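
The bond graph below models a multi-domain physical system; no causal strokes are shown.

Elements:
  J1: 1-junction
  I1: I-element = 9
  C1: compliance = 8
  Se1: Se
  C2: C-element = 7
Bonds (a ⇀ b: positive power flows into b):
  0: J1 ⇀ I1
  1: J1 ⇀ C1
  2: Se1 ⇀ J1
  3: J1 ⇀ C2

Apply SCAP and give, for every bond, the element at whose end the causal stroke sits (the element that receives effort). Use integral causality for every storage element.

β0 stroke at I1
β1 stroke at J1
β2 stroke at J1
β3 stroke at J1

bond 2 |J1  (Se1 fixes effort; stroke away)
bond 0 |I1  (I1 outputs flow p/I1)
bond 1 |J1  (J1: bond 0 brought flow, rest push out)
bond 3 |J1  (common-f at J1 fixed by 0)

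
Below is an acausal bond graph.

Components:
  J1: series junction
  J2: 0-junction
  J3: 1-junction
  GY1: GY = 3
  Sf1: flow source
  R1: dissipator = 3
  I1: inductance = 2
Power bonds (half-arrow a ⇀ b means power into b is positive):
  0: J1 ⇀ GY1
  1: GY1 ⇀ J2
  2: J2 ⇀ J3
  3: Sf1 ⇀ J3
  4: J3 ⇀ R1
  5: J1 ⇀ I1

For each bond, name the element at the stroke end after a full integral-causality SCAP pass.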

____

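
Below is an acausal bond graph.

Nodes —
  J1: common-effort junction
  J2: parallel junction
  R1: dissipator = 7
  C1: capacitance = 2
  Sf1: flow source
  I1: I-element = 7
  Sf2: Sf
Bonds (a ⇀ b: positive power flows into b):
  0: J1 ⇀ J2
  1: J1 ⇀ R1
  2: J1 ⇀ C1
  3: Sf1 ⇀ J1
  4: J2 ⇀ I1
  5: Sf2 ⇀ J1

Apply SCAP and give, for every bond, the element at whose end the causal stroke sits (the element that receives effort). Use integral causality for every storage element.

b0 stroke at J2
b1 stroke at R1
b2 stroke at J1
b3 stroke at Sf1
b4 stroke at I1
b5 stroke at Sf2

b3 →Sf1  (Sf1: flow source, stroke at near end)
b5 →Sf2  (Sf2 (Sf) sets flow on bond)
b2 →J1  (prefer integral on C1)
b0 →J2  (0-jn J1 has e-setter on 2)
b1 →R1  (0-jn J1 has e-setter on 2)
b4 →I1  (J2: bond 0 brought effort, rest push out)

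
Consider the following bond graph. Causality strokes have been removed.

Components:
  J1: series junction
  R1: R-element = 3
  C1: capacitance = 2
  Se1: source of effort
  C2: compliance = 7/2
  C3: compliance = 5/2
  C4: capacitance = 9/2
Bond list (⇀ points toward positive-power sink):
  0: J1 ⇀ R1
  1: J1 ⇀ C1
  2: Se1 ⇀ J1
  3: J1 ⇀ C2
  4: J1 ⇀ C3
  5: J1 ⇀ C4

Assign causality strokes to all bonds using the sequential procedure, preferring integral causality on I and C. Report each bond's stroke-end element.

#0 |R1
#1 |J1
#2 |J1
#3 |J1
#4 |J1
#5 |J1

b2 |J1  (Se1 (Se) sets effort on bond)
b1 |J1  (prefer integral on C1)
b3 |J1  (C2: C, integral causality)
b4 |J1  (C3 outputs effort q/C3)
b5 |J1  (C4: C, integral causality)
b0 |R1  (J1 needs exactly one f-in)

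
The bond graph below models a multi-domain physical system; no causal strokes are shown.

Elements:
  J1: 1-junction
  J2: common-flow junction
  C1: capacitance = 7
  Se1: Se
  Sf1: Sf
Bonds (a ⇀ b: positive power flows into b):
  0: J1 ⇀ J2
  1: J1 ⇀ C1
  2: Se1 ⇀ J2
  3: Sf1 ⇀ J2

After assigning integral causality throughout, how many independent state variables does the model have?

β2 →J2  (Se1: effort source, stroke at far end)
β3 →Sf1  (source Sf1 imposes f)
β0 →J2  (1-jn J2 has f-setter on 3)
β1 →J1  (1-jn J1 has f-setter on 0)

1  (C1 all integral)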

____

• _ABOUT THIS EXERCISE_: Find and copy each line of the material that holds the word "junction".

• _SOLUTION FOR THIS TASK_:
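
  J1: 1-junction
  J1: series junction
  J2: 0-junction
  J3: 1-junction
  J1: common-effort junction
  J2: parallel junction
  J1: series junction
  J1: 1-junction
  J2: common-flow junction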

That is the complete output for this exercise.